::: Given data :::

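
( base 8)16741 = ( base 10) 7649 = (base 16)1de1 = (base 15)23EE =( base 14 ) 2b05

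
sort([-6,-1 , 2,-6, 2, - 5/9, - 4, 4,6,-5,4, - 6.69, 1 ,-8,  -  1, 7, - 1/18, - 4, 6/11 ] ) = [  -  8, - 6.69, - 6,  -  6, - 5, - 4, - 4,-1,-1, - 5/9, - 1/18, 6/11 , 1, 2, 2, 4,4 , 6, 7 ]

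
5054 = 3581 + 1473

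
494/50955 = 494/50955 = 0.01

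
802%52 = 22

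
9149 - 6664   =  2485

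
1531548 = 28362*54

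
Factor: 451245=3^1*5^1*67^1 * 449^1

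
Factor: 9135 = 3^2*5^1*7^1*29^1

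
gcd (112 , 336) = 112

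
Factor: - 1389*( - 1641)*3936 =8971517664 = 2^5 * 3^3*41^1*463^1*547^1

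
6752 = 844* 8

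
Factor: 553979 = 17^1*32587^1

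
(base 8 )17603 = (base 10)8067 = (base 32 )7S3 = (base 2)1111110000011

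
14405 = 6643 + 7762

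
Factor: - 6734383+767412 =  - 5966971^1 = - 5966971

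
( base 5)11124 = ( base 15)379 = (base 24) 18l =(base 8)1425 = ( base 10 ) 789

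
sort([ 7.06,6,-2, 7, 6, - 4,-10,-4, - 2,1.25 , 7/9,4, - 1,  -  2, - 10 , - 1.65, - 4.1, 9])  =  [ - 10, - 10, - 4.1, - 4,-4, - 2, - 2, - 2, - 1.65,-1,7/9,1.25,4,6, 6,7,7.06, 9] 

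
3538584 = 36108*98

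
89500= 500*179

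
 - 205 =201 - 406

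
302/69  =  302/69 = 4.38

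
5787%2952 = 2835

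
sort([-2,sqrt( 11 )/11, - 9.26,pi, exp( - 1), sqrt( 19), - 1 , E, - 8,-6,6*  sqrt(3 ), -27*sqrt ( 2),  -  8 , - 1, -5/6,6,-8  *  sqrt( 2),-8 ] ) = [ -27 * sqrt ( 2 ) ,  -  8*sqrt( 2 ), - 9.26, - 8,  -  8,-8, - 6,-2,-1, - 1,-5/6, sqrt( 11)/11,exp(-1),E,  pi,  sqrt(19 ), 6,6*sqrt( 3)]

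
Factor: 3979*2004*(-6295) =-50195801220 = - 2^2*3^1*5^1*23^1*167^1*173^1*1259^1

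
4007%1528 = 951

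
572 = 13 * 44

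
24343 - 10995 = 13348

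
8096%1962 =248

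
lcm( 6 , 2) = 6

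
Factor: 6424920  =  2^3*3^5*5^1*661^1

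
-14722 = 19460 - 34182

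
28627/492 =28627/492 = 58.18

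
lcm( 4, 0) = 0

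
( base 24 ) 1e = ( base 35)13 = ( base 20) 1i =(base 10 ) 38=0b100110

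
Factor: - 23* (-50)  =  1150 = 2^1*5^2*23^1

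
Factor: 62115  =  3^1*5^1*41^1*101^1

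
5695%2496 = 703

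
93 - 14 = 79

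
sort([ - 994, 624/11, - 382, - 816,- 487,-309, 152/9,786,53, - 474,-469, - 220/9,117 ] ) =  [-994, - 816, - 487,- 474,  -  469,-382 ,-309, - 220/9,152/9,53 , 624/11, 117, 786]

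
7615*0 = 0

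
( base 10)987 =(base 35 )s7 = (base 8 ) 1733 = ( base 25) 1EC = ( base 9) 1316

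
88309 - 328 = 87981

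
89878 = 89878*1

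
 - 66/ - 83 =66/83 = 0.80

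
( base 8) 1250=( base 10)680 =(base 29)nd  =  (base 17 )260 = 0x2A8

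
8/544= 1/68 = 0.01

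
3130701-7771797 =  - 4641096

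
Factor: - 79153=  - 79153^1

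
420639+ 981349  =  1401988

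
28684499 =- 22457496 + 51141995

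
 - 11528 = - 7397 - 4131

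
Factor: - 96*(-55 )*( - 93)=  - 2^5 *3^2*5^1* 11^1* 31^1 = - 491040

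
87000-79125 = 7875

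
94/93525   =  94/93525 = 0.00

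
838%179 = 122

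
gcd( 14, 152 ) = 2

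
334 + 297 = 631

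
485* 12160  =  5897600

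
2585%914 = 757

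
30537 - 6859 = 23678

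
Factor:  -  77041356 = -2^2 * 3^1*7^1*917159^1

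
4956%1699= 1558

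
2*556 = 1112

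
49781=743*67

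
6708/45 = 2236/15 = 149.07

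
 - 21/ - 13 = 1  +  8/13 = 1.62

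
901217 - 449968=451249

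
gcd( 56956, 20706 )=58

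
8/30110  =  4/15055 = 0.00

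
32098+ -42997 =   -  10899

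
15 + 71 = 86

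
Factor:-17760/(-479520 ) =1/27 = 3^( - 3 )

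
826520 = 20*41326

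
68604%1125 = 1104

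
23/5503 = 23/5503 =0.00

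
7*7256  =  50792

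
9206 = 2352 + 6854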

:::

**Prompt**
Among the entries, how many lines include the word "sort"? Answer with only the number.

**Answer for the task**
4